**WHAT IS BEING ASKED**
Copy every line of the listing that holds the string "combination".

*** DATA PROVIDED ***

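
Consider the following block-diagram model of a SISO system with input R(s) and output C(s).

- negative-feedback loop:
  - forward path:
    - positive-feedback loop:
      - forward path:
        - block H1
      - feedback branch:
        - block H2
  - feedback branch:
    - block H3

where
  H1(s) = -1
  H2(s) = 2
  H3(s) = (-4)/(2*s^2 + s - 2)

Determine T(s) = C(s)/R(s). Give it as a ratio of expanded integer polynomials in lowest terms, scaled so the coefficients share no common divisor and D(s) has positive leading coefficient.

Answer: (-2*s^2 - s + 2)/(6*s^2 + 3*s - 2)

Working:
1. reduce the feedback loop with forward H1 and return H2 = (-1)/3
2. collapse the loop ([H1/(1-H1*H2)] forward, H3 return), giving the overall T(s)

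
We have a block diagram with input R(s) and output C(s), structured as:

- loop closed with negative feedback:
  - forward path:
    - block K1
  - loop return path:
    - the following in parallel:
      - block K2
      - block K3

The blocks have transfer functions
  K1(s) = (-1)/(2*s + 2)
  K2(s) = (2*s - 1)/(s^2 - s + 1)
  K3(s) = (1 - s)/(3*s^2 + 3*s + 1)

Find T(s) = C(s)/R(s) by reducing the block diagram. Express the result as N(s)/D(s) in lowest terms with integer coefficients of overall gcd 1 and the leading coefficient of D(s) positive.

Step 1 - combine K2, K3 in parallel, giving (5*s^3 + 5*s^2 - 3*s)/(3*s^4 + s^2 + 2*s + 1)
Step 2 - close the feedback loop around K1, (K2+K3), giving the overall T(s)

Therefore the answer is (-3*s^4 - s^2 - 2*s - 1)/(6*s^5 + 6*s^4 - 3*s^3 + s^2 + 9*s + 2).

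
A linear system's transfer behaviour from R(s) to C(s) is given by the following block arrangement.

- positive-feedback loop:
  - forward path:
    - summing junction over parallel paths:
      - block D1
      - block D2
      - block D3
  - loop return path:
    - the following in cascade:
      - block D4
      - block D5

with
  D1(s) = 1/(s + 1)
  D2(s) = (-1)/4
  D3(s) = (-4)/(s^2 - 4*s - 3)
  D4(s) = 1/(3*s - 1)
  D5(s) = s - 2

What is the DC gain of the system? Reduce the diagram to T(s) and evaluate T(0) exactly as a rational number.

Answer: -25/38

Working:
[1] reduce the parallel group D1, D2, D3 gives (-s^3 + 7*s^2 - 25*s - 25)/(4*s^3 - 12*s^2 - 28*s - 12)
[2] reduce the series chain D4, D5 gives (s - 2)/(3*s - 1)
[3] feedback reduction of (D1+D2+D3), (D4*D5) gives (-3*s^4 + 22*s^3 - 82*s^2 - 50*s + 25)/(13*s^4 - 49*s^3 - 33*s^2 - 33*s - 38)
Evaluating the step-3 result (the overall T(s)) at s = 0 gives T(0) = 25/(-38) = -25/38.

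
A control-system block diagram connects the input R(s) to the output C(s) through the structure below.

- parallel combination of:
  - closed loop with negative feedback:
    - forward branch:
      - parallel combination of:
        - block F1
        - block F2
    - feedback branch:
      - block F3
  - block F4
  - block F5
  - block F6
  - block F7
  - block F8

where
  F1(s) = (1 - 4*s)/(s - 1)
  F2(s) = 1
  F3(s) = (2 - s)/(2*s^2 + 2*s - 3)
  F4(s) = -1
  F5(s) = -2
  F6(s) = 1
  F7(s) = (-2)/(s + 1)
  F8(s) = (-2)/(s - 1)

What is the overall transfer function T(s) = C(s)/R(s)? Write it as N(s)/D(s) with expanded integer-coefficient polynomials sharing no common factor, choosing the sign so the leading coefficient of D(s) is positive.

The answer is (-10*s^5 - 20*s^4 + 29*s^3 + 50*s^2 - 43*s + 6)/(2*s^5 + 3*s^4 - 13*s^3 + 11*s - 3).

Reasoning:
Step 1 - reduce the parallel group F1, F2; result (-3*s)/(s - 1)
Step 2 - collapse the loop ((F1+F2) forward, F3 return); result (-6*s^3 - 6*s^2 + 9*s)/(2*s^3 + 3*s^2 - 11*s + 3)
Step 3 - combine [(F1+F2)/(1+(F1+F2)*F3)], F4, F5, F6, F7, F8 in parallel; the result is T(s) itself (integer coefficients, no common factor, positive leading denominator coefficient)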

***

**EXERCISE RESPONSE**
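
- parallel combination of:
      - parallel combination of: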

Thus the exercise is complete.